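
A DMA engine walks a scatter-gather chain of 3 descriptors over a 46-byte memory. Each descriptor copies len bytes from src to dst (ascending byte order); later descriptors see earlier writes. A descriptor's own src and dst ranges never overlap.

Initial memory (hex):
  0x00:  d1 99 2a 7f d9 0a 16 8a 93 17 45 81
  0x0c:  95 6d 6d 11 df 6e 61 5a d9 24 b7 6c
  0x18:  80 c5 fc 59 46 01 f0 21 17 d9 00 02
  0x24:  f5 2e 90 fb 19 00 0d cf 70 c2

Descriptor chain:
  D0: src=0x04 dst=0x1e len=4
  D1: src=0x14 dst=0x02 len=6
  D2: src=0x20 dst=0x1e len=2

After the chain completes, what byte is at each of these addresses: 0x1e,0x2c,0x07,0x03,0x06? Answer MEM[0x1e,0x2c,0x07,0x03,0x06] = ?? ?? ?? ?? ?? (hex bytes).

MEM[0x1e,0x2c,0x07,0x03,0x06] = 16 70 c5 24 80

[0] 0x04->0x1e len=4 : d9 0a 16 8a
[1] 0x14->0x02 len=6 : d9 24 b7 6c 80 c5
[2] 0x20->0x1e len=2 : 16 8a
query mem[0x1e]=0x16, mem[0x2c]=0x70, mem[0x07]=0xc5, mem[0x03]=0x24, mem[0x06]=0x80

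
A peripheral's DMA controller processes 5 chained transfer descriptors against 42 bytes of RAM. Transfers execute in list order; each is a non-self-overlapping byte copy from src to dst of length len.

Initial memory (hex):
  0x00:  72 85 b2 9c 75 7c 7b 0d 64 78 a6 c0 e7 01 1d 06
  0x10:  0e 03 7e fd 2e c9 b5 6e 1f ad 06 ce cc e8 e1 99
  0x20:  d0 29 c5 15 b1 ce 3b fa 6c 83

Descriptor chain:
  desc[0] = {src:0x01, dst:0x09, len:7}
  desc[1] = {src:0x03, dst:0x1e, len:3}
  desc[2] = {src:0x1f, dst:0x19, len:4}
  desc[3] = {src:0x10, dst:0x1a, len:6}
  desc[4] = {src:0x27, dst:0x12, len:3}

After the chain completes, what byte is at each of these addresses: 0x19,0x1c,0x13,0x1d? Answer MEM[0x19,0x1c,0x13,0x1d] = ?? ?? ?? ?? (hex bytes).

D0: mem[0x09..0x0f] <- [85 b2 9c 75 7c 7b 0d]
D1: mem[0x1e..0x20] <- [9c 75 7c]
D2: mem[0x19..0x1c] <- [75 7c 29 c5]
D3: mem[0x1a..0x1f] <- [0e 03 7e fd 2e c9]
D4: mem[0x12..0x14] <- [fa 6c 83]
query mem[0x19]=0x75, mem[0x1c]=0x7e, mem[0x13]=0x6c, mem[0x1d]=0xfd

MEM[0x19,0x1c,0x13,0x1d] = 75 7e 6c fd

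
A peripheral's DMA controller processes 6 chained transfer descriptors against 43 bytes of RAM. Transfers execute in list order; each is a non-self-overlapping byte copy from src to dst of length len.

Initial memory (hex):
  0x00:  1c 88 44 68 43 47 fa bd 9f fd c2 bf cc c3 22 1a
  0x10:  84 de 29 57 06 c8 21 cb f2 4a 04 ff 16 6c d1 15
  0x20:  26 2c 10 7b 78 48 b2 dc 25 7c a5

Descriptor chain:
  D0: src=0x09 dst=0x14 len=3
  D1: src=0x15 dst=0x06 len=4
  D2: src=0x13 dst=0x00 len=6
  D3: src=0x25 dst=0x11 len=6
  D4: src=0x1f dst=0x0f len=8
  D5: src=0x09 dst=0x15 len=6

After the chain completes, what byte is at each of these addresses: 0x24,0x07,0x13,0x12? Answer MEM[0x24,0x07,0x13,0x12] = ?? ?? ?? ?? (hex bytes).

[0] 0x09->0x14 len=3 : fd c2 bf
[1] 0x15->0x06 len=4 : c2 bf cb f2
[2] 0x13->0x00 len=6 : 57 fd c2 bf cb f2
[3] 0x25->0x11 len=6 : 48 b2 dc 25 7c a5
[4] 0x1f->0x0f len=8 : 15 26 2c 10 7b 78 48 b2
[5] 0x09->0x15 len=6 : f2 c2 bf cc c3 22
query mem[0x24]=0x78, mem[0x07]=0xbf, mem[0x13]=0x7b, mem[0x12]=0x10

MEM[0x24,0x07,0x13,0x12] = 78 bf 7b 10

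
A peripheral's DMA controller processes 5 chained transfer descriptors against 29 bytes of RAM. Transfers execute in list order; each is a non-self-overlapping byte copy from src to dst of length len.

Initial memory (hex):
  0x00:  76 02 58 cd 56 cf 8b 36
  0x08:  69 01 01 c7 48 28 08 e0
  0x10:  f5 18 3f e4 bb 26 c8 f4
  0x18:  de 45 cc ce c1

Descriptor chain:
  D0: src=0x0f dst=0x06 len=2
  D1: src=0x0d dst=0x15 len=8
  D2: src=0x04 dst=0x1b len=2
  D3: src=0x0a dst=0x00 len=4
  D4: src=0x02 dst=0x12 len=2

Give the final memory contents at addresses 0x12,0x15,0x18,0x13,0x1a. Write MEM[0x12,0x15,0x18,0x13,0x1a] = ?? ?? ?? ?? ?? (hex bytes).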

_ _ _ _ _ _ _

Problem to solve. From the first line to the last, copy the data exactly.

Answer for the task.
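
A DMA engine walks a scatter-gather chain of 3 descriptors over a 46-byte memory. Each descriptor copies len bytes from src to dst (ascending byte order); later descriptors see earlier writes. A descriptor's own src and dst ranges never overlap.

Initial memory (hex):
  0x00:  d1 99 2a 7f d9 0a 16 8a 93 17 45 81
  0x0c:  95 6d 6d 11 df 6e 61 5a d9 24 b7 6c
  0x18:  80 c5 fc 59 46 01 f0 21 17 d9 00 02
  0x24:  f5 2e 90 fb 19 00 0d cf 70 c2

Descriptor chain:
  D0: src=0x04 dst=0x1e len=4
  D1: src=0x14 dst=0x02 len=6
  D2: src=0x20 dst=0x1e len=2

After the chain completes, what byte is at each of these addresses: 0x1e,0x2c,0x07,0x03,0x06? Answer MEM[0x1e,0x2c,0x07,0x03,0x06] = ?? ?? ?? ?? ?? (hex bytes).

MEM[0x1e,0x2c,0x07,0x03,0x06] = 16 70 c5 24 80

[0] 0x04->0x1e len=4 : d9 0a 16 8a
[1] 0x14->0x02 len=6 : d9 24 b7 6c 80 c5
[2] 0x20->0x1e len=2 : 16 8a
query mem[0x1e]=0x16, mem[0x2c]=0x70, mem[0x07]=0xc5, mem[0x03]=0x24, mem[0x06]=0x80

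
A peripheral's DMA controller processes 5 chained transfer descriptors against 42 bytes of RAM. Transfers execute in list order; each is a non-self-overlapping byte copy from src to dst of length len.

Initial memory (hex):
  0x00:  72 85 b2 9c 75 7c 7b 0d 64 78 a6 c0 e7 01 1d 06
  0x10:  0e 03 7e fd 2e c9 b5 6e 1f ad 06 ce cc e8 e1 99
  0x20:  d0 29 c5 15 b1 ce 3b fa 6c 83

Descriptor chain:
  desc[0] = {src:0x01, dst:0x09, len:7}
  desc[1] = {src:0x03, dst:0x1e, len:3}
  desc[2] = {src:0x1f, dst:0x19, len:4}
  desc[3] = {src:0x10, dst:0x1a, len:6}
  desc[4] = {src:0x27, dst:0x12, len:3}

After the chain completes, what byte is at each of these addresses: 0x19,0x1c,0x13,0x1d? Answer MEM[0x19,0x1c,0x13,0x1d] = ?? ?? ?? ?? (hex bytes).

D0: mem[0x09..0x0f] <- [85 b2 9c 75 7c 7b 0d]
D1: mem[0x1e..0x20] <- [9c 75 7c]
D2: mem[0x19..0x1c] <- [75 7c 29 c5]
D3: mem[0x1a..0x1f] <- [0e 03 7e fd 2e c9]
D4: mem[0x12..0x14] <- [fa 6c 83]
query mem[0x19]=0x75, mem[0x1c]=0x7e, mem[0x13]=0x6c, mem[0x1d]=0xfd

MEM[0x19,0x1c,0x13,0x1d] = 75 7e 6c fd

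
A peripheral's DMA controller processes 6 chained transfer descriptors against 43 bytes of RAM. Transfers execute in list order; each is a non-self-overlapping byte copy from src to dst of length len.

Initial memory (hex):
  0x00:  1c 88 44 68 43 47 fa bd 9f fd c2 bf cc c3 22 1a
  0x10:  84 de 29 57 06 c8 21 cb f2 4a 04 ff 16 6c d1 15
  0x20:  26 2c 10 7b 78 48 b2 dc 25 7c a5

Descriptor chain:
  D0: src=0x09 dst=0x14 len=3
  D1: src=0x15 dst=0x06 len=4
  D2: src=0x13 dst=0x00 len=6
  D3: src=0x25 dst=0x11 len=6
  D4: src=0x1f dst=0x0f len=8
  D5: src=0x09 dst=0x15 len=6

After the chain completes, what byte is at each of these addresses: 0x24,0x07,0x13,0x12? Answer MEM[0x24,0x07,0x13,0x12] = ?? ?? ?? ?? (hex bytes).

[0] 0x09->0x14 len=3 : fd c2 bf
[1] 0x15->0x06 len=4 : c2 bf cb f2
[2] 0x13->0x00 len=6 : 57 fd c2 bf cb f2
[3] 0x25->0x11 len=6 : 48 b2 dc 25 7c a5
[4] 0x1f->0x0f len=8 : 15 26 2c 10 7b 78 48 b2
[5] 0x09->0x15 len=6 : f2 c2 bf cc c3 22
query mem[0x24]=0x78, mem[0x07]=0xbf, mem[0x13]=0x7b, mem[0x12]=0x10

MEM[0x24,0x07,0x13,0x12] = 78 bf 7b 10

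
A peripheral's DMA controller processes 5 chained transfer descriptors against 29 bytes of RAM. Transfers execute in list order; each is a non-self-overlapping byte copy from src to dst of length len.

Initial memory (hex):
  0x00:  76 02 58 cd 56 cf 8b 36
  0x08:  69 01 01 c7 48 28 08 e0
  0x10:  f5 18 3f e4 bb 26 c8 f4
  0x18:  de 45 cc ce c1

Descriptor chain:
  D0: src=0x0f dst=0x06 len=2
  D1: src=0x0d dst=0x15 len=8
  D2: src=0x04 dst=0x1b len=2
  D3: src=0x0a dst=0x00 len=4
  D4: src=0x02 dst=0x12 len=2

Give the final memory contents at addresses 0x12,0x15,0x18,0x13,0x1a. Write MEM[0x12,0x15,0x18,0x13,0x1a] = ?? ?? ?? ?? ?? (hex bytes).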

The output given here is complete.